[Records from a collection]
==============================

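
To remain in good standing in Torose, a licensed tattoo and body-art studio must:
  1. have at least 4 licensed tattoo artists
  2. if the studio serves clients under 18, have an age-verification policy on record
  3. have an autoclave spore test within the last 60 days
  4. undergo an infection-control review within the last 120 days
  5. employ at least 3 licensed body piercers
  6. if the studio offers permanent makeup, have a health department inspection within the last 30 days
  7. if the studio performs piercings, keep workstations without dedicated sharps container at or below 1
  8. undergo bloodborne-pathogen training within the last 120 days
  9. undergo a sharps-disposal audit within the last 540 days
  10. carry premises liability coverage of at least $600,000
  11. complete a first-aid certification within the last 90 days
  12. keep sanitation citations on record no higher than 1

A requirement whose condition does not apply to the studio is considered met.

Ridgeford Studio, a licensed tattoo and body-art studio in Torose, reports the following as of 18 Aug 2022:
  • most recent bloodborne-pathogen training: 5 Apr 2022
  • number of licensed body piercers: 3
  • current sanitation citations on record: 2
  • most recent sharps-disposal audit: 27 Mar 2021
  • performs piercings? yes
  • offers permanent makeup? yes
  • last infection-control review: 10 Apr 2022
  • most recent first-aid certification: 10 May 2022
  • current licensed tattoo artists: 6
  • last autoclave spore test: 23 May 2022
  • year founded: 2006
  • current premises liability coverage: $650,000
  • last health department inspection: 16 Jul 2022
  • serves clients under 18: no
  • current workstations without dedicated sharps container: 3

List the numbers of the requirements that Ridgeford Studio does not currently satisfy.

1. licensed tattoo artists 6 ≥ 4 → met
2. condition 'serves clients under 18' does not hold → requirement n/a → met
3. autoclave spore test 87 days ago vs limit 60 → not met
4. infection-control review 130 days ago vs limit 120 → not met
5. licensed body piercers 3 ≥ 3 → met
6. condition 'offers permanent makeup' holds; health department inspection 33 days ago vs limit 30 → not met
7. condition 'performs piercings' holds; workstations without dedicated sharps container 3 > 1 → not met
8. bloodborne-pathogen training 135 days ago vs limit 120 → not met
9. sharps-disposal audit 509 days ago vs limit 540 → met
10. premises liability coverage $650,000 ≥ $600,000 → met
11. first-aid certification 100 days ago vs limit 90 → not met
12. sanitation citations on record 2 > 1 → not met
Not met: 3, 4, 6, 7, 8, 11, 12

3, 4, 6, 7, 8, 11, 12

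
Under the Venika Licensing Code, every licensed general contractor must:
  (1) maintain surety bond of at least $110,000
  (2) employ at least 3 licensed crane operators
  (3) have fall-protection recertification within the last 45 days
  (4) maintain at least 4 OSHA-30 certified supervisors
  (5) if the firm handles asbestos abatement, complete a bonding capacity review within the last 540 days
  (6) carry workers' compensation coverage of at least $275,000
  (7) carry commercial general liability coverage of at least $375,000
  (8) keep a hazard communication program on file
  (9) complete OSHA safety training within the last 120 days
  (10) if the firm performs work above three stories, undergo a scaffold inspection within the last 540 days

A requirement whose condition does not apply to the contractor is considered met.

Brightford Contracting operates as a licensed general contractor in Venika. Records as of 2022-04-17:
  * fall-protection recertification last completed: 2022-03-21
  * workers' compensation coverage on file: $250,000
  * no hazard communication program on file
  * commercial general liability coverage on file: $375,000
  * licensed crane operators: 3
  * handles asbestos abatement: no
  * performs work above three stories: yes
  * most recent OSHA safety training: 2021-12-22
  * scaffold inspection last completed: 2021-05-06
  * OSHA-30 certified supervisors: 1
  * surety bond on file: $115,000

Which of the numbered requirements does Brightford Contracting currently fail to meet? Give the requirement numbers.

1. surety bond $115,000 ≥ $110,000 → met
2. licensed crane operators 3 ≥ 3 → met
3. fall-protection recertification 27 days ago vs limit 45 → met
4. OSHA-30 certified supervisors 1 < 4 → not met
5. condition 'handles asbestos abatement' does not hold → requirement n/a → met
6. workers' compensation coverage $250,000 < $275,000 → not met
7. commercial general liability coverage $375,000 ≥ $375,000 → met
8. hazard communication program absent → not met
9. OSHA safety training 116 days ago vs limit 120 → met
10. condition 'performs work above three stories' holds; scaffold inspection 346 days ago vs limit 540 → met
Not met: 4, 6, 8

4, 6, 8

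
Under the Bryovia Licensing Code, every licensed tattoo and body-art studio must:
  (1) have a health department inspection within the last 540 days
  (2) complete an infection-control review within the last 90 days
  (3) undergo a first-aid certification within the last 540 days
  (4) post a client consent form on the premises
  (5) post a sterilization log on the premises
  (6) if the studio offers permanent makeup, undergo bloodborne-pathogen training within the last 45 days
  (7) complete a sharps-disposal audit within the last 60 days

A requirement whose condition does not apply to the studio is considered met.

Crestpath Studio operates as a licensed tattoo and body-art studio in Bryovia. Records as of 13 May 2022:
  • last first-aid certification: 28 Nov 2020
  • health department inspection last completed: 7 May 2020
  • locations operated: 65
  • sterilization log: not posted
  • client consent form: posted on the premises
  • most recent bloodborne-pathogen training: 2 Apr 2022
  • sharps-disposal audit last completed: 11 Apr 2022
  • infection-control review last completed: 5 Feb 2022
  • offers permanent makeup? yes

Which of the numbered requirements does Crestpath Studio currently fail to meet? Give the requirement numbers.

1. health department inspection 736 days ago vs limit 540 → not met
2. infection-control review 97 days ago vs limit 90 → not met
3. first-aid certification 531 days ago vs limit 540 → met
4. client consent form present → met
5. sterilization log absent → not met
6. condition 'offers permanent makeup' holds; bloodborne-pathogen training 41 days ago vs limit 45 → met
7. sharps-disposal audit 32 days ago vs limit 60 → met
Not met: 1, 2, 5

1, 2, 5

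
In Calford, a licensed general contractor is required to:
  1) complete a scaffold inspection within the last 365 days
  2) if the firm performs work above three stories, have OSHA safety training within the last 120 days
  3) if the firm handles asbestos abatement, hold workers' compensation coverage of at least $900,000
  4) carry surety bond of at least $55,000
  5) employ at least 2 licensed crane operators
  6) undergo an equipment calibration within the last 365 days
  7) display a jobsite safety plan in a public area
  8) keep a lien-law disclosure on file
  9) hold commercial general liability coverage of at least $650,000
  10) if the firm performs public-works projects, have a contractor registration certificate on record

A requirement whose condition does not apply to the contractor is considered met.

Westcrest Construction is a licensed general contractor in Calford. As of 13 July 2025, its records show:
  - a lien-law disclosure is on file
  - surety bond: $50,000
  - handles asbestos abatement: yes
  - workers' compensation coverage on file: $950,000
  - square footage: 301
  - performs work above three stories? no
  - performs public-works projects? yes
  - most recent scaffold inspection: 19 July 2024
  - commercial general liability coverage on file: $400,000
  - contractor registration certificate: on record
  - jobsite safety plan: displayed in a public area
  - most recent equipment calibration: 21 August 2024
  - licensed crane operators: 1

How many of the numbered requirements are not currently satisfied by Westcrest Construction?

3

1. scaffold inspection 359 days ago vs limit 365 → met
2. condition 'performs work above three stories' does not hold → requirement n/a → met
3. condition 'handles asbestos abatement' holds; workers' compensation coverage $950,000 ≥ $900,000 → met
4. surety bond $50,000 < $55,000 → not met
5. licensed crane operators 1 < 2 → not met
6. equipment calibration 326 days ago vs limit 365 → met
7. jobsite safety plan present → met
8. lien-law disclosure present → met
9. commercial general liability coverage $400,000 < $650,000 → not met
10. condition 'performs public-works projects' holds; contractor registration certificate present → met
Not met: 3 of 10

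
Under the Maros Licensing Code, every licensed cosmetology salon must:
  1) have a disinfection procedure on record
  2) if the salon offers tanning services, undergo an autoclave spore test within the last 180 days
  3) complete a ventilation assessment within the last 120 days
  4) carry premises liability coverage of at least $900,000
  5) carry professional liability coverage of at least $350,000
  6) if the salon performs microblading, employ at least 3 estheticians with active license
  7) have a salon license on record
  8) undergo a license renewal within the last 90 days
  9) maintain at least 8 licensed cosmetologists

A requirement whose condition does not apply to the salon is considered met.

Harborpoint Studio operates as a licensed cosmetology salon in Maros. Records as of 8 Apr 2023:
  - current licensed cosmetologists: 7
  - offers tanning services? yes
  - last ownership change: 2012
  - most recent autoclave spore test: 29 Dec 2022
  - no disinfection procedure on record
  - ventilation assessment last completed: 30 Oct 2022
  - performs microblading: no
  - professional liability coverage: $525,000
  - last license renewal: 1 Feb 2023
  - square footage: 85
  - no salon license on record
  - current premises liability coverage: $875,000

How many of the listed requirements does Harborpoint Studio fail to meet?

5

1. disinfection procedure absent → not met
2. condition 'offers tanning services' holds; autoclave spore test 100 days ago vs limit 180 → met
3. ventilation assessment 160 days ago vs limit 120 → not met
4. premises liability coverage $875,000 < $900,000 → not met
5. professional liability coverage $525,000 ≥ $350,000 → met
6. condition 'performs microblading' does not hold → requirement n/a → met
7. salon license absent → not met
8. license renewal 66 days ago vs limit 90 → met
9. licensed cosmetologists 7 < 8 → not met
Not met: 5 of 9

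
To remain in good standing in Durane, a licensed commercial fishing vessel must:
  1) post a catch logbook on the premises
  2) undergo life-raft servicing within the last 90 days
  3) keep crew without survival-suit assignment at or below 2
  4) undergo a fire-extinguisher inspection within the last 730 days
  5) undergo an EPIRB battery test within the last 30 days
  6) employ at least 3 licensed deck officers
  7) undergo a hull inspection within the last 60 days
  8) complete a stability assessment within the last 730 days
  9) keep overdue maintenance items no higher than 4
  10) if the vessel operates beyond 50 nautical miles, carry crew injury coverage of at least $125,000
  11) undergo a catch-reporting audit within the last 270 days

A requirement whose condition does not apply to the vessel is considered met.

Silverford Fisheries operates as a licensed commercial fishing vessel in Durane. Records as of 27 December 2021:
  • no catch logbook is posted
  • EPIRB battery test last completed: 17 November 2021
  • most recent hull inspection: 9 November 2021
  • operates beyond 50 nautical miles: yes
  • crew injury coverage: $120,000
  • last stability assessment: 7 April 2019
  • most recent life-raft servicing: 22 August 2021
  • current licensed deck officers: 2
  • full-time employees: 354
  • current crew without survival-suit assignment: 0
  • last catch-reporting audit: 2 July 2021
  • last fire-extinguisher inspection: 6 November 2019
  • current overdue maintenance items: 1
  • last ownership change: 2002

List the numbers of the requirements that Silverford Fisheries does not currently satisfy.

1. catch logbook absent → not met
2. life-raft servicing 127 days ago vs limit 90 → not met
3. crew without survival-suit assignment 0 ≤ 2 → met
4. fire-extinguisher inspection 782 days ago vs limit 730 → not met
5. EPIRB battery test 40 days ago vs limit 30 → not met
6. licensed deck officers 2 < 3 → not met
7. hull inspection 48 days ago vs limit 60 → met
8. stability assessment 995 days ago vs limit 730 → not met
9. overdue maintenance items 1 ≤ 4 → met
10. condition 'operates beyond 50 nautical miles' holds; crew injury coverage $120,000 < $125,000 → not met
11. catch-reporting audit 178 days ago vs limit 270 → met
Not met: 1, 2, 4, 5, 6, 8, 10

1, 2, 4, 5, 6, 8, 10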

==============================

What you have to do:
Beginning at the line above with "on file: $115,000" and finishing at the line with "Under the Bryovia", return each line exactly and return nothing else.

Response to the exercise:
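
  * surety bond on file: $115,000

Which of the numbered requirements does Brightford Contracting currently fail to meet? Give the requirement numbers.

1. surety bond $115,000 ≥ $110,000 → met
2. licensed crane operators 3 ≥ 3 → met
3. fall-protection recertification 27 days ago vs limit 45 → met
4. OSHA-30 certified supervisors 1 < 4 → not met
5. condition 'handles asbestos abatement' does not hold → requirement n/a → met
6. workers' compensation coverage $250,000 < $275,000 → not met
7. commercial general liability coverage $375,000 ≥ $375,000 → met
8. hazard communication program absent → not met
9. OSHA safety training 116 days ago vs limit 120 → met
10. condition 'performs work above three stories' holds; scaffold inspection 346 days ago vs limit 540 → met
Not met: 4, 6, 8

4, 6, 8

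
Under the Bryovia Licensing Code, every licensed tattoo and body-art studio must: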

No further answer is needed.